A single number is the whole answer: the count of lines in these entries that hold "cueing".
** Opening Provided material block **
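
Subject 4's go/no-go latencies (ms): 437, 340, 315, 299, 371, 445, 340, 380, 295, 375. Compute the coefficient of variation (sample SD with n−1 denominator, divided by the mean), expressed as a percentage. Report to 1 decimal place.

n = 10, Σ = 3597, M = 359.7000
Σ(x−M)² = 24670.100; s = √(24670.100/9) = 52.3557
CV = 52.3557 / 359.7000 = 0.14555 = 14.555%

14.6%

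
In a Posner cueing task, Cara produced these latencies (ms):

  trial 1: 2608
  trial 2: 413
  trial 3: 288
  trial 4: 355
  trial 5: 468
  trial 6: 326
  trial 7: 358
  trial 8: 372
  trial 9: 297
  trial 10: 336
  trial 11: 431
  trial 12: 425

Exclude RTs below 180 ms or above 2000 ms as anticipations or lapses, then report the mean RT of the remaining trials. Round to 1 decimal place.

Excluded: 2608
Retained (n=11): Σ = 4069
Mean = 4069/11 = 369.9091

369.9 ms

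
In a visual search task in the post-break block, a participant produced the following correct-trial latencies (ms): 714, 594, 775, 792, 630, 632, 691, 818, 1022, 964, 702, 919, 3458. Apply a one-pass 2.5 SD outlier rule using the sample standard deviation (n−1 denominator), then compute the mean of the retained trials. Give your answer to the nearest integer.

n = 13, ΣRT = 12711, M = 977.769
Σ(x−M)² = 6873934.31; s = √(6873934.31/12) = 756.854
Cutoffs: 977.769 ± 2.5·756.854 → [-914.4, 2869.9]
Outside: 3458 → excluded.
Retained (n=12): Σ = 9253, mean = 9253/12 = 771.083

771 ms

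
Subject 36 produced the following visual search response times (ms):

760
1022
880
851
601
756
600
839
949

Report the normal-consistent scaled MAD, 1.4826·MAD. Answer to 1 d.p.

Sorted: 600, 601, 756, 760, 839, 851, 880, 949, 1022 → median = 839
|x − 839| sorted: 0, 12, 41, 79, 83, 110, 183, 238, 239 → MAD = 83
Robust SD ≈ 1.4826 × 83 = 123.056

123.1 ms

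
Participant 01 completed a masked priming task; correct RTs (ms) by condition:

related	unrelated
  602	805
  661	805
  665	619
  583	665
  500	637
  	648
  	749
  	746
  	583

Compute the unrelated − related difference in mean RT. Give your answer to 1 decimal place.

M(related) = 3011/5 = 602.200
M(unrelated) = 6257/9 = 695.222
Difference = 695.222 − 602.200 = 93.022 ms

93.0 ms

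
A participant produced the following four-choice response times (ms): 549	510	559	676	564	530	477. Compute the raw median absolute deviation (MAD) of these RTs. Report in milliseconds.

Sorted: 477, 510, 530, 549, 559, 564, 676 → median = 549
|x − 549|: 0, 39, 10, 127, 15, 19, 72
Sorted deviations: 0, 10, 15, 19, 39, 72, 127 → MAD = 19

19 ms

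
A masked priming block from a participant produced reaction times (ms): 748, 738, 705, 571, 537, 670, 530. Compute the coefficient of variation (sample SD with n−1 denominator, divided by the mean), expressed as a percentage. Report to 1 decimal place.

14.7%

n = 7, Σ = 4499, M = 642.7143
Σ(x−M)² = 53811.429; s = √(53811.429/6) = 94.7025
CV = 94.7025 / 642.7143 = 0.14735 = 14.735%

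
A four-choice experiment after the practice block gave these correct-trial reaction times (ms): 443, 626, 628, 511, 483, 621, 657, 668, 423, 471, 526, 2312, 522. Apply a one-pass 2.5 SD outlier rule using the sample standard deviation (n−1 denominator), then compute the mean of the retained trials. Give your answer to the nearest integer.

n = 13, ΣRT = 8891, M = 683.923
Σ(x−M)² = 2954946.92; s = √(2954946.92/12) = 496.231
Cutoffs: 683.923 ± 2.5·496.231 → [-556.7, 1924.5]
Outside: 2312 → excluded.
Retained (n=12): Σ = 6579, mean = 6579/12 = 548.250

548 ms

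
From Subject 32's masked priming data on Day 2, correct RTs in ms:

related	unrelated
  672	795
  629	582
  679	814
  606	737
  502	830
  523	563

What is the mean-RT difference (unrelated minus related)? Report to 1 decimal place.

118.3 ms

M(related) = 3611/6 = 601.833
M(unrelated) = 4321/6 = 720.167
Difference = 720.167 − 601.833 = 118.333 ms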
** Closing Provided material block **
** Opening Provided material block **
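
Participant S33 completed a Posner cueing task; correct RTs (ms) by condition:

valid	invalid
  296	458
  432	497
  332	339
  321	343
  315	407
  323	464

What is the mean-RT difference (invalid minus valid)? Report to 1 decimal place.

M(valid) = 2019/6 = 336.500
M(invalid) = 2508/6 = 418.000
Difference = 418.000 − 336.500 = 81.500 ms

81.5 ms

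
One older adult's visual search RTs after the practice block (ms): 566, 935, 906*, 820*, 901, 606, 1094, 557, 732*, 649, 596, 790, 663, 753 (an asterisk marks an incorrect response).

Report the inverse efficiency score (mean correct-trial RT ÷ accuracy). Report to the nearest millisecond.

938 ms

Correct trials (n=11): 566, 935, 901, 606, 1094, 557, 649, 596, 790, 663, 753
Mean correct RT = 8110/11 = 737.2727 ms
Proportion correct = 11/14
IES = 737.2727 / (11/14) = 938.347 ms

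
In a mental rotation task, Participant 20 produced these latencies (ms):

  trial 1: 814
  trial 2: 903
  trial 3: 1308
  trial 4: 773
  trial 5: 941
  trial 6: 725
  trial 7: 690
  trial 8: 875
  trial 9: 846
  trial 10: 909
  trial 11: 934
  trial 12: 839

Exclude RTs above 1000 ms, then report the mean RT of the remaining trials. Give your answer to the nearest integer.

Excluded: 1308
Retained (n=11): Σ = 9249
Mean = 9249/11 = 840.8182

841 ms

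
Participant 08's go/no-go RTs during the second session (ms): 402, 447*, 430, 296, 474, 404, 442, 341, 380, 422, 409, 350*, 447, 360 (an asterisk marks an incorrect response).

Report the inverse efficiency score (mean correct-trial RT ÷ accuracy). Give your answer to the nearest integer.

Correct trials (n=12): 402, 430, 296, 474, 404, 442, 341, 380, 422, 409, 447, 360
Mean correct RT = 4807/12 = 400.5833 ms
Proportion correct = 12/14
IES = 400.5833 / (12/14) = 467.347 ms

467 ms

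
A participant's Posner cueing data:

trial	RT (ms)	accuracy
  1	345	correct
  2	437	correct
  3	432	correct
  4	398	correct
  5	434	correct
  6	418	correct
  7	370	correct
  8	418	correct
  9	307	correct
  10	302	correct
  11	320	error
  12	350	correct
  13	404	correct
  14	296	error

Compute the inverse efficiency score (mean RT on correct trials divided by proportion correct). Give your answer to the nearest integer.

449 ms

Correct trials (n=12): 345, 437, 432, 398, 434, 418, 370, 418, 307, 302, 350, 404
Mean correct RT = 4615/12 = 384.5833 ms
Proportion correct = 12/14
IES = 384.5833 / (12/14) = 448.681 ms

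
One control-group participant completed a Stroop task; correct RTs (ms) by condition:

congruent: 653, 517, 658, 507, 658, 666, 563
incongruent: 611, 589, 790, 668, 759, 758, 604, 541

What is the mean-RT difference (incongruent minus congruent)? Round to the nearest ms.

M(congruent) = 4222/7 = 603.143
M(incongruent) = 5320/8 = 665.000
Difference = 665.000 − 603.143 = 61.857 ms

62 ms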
** Closing Provided material block **
** Opening Provided material block **
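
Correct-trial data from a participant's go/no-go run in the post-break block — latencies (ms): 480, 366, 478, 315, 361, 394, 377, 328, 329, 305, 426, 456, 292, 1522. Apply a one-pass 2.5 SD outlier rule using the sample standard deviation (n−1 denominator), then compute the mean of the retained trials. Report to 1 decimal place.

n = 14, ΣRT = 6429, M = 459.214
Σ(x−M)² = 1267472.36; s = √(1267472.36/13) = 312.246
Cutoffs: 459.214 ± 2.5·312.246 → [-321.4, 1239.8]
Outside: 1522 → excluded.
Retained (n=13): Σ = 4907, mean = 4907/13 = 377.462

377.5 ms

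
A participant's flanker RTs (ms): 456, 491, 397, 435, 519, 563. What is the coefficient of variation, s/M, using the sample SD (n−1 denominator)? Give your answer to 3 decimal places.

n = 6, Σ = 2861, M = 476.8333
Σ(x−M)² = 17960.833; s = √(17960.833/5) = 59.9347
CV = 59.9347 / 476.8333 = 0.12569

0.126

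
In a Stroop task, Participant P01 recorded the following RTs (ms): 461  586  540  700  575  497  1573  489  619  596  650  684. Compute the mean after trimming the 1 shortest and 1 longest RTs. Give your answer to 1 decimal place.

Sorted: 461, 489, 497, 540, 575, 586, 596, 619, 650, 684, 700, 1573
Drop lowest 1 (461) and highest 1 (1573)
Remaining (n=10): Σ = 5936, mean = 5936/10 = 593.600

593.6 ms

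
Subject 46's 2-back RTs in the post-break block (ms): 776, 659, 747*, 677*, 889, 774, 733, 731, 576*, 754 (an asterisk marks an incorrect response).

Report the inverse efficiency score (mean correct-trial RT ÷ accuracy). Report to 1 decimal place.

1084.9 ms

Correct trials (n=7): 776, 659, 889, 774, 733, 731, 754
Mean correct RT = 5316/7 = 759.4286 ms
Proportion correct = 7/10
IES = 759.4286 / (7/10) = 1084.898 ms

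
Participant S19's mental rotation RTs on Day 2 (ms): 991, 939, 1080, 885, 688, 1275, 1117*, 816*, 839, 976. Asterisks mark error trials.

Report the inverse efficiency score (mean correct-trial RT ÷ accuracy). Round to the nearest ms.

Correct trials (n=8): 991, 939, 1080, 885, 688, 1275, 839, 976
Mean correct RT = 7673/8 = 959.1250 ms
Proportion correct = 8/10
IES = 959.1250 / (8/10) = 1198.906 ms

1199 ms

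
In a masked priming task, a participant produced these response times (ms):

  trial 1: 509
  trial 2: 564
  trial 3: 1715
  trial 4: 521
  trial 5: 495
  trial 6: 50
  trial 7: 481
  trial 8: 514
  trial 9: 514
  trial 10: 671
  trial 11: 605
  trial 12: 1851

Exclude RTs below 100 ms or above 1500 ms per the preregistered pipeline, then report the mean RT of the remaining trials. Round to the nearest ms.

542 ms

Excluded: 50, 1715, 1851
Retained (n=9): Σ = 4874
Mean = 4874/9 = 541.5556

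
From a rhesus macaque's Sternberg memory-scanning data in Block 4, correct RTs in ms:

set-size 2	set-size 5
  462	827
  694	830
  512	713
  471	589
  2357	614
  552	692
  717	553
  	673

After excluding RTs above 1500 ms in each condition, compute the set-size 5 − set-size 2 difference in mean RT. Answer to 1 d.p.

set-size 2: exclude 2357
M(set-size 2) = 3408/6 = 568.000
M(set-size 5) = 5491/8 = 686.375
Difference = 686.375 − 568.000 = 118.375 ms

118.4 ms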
** Closing Provided material block **
**Exercise output:**
3